___ Extracted material
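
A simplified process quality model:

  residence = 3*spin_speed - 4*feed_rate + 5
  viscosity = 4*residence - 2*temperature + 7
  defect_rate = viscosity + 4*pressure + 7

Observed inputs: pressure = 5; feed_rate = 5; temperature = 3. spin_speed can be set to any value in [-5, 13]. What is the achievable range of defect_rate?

-92 to 124

Substituting into the residence equation gives residence = 3*spin_speed - 15.
So viscosity = 12*spin_speed - 59.
Substituting into the defect_rate equation gives defect_rate = 12*spin_speed - 32.
Linear in spin_speed, so extremes are at the endpoints: spin_speed = -5 gives defect_rate = -92; spin_speed = 13 gives defect_rate = 124.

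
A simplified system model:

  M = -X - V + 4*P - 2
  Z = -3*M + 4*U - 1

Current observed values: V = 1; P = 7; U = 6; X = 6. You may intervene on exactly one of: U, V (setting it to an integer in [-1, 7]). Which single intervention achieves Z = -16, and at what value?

Intervening on U: Z = 4*U - 58. Reaching -16 requires U = 21/2, not an integer.
Intervening on V: with other inputs at their observed values, Z = 3*V - 37. Solving for -16 gives V = 7, within [-1, 7].

set V = 7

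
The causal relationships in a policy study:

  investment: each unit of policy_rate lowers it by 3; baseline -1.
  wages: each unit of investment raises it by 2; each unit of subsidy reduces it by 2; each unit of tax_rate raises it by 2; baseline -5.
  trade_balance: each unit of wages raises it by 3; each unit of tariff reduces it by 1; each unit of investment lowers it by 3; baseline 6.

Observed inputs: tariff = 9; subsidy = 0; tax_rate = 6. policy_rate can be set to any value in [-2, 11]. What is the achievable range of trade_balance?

-84 to 33

Substituting into the wages equation gives wages = -6*policy_rate + 5.
Substituting into the trade_balance equation gives trade_balance = -9*policy_rate + 15.
Linear in policy_rate, so extremes are at the endpoints: policy_rate = -2 gives trade_balance = 33; policy_rate = 11 gives trade_balance = -84.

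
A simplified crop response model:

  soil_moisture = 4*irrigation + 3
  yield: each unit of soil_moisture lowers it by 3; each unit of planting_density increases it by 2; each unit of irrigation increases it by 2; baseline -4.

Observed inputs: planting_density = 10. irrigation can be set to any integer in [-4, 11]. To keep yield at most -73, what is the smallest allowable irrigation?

irrigation = 8

Substituting into the yield equation gives yield = -10*irrigation + 7.
Require -10*irrigation + 7 ≤ -73, so irrigation ≥ 8.
The smallest integer in [-4, 11] satisfying this is 8.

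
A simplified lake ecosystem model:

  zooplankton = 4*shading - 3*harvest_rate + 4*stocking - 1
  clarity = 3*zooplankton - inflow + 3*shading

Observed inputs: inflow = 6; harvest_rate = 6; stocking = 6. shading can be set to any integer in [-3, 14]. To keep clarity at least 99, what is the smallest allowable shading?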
______
→ **Exercise directions**: Please restate the material above, word for word and in full.

→ **Response to the exercise**:
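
A simplified process quality model:

  residence = 3*spin_speed - 4*feed_rate + 5
  viscosity = 4*residence - 2*temperature + 7
  defect_rate = viscosity + 4*pressure + 7

Observed inputs: pressure = 5; feed_rate = 5; temperature = 3. spin_speed can be set to any value in [-5, 13]. What is the achievable range of defect_rate?

-92 to 124

Substituting into the residence equation gives residence = 3*spin_speed - 15.
So viscosity = 12*spin_speed - 59.
Substituting into the defect_rate equation gives defect_rate = 12*spin_speed - 32.
Linear in spin_speed, so extremes are at the endpoints: spin_speed = -5 gives defect_rate = -92; spin_speed = 13 gives defect_rate = 124.

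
A simplified system model:

  M = -X - V + 4*P - 2
  Z = -3*M + 4*U - 1

Current observed values: V = 1; P = 7; U = 6; X = 6. You may intervene on exactly one of: U, V (setting it to an integer in [-1, 7]). Which single intervention achieves Z = -16, and at what value?

Intervening on U: Z = 4*U - 58. Reaching -16 requires U = 21/2, not an integer.
Intervening on V: with other inputs at their observed values, Z = 3*V - 37. Solving for -16 gives V = 7, within [-1, 7].

set V = 7

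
The causal relationships in a policy study:

  investment: each unit of policy_rate lowers it by 3; baseline -1.
  wages: each unit of investment raises it by 2; each unit of subsidy reduces it by 2; each unit of tax_rate raises it by 2; baseline -5.
  trade_balance: each unit of wages raises it by 3; each unit of tariff reduces it by 1; each unit of investment lowers it by 3; baseline 6.

Observed inputs: tariff = 9; subsidy = 0; tax_rate = 6. policy_rate can be set to any value in [-2, 11]. What is the achievable range of trade_balance?

-84 to 33

Substituting into the wages equation gives wages = -6*policy_rate + 5.
Substituting into the trade_balance equation gives trade_balance = -9*policy_rate + 15.
Linear in policy_rate, so extremes are at the endpoints: policy_rate = -2 gives trade_balance = 33; policy_rate = 11 gives trade_balance = -84.

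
A simplified crop response model:

  soil_moisture = 4*irrigation + 3
  yield: each unit of soil_moisture lowers it by 3; each unit of planting_density increases it by 2; each unit of irrigation increases it by 2; baseline -4.

Observed inputs: planting_density = 10. irrigation can be set to any integer in [-4, 11]. To keep yield at most -73, what is the smallest allowable irrigation?

irrigation = 8

Substituting into the yield equation gives yield = -10*irrigation + 7.
Require -10*irrigation + 7 ≤ -73, so irrigation ≥ 8.
The smallest integer in [-4, 11] satisfying this is 8.

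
A simplified lake ecosystem model:

  zooplankton = 4*shading - 3*harvest_rate + 4*stocking - 1
  clarity = 3*zooplankton - inflow + 3*shading

Observed inputs: inflow = 6; harvest_rate = 6; stocking = 6. shading can be set to any integer in [-3, 14]. To keep clarity at least 99, what is the smallest allowable shading?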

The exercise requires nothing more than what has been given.